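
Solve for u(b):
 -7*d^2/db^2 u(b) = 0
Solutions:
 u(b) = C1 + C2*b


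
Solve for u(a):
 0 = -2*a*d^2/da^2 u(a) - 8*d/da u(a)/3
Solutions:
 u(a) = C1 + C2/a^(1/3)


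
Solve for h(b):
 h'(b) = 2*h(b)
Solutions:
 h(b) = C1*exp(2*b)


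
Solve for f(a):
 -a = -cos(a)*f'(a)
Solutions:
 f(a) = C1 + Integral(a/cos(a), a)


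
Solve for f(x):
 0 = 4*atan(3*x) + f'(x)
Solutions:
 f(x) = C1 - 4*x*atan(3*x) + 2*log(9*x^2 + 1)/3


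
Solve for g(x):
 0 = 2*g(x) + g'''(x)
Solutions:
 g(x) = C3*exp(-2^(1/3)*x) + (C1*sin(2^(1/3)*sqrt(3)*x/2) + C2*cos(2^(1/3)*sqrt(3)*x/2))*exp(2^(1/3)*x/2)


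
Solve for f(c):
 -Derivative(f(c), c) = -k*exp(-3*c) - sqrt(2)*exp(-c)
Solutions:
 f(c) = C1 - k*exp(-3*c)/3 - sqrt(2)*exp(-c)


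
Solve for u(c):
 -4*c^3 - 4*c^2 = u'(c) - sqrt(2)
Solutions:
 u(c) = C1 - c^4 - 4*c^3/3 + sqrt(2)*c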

____

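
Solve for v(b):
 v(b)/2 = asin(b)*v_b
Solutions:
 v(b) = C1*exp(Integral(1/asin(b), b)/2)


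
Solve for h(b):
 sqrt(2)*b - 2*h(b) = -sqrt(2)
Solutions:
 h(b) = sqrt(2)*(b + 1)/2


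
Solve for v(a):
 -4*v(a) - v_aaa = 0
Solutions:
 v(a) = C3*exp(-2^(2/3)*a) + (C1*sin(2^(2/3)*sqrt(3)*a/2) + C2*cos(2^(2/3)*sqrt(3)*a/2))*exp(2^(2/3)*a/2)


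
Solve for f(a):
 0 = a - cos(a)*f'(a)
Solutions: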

____

■ **Assignment**
Report back every line of the entries in which "Solve" occurs.

■ **Answer space**
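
Solve for u(b):
Solve for u(a):
Solve for h(b):
Solve for f(a):
Solve for f(x):
Solve for g(x):
Solve for f(c):
Solve for u(c):
Solve for v(b):
Solve for h(b):
Solve for v(a):
Solve for f(a):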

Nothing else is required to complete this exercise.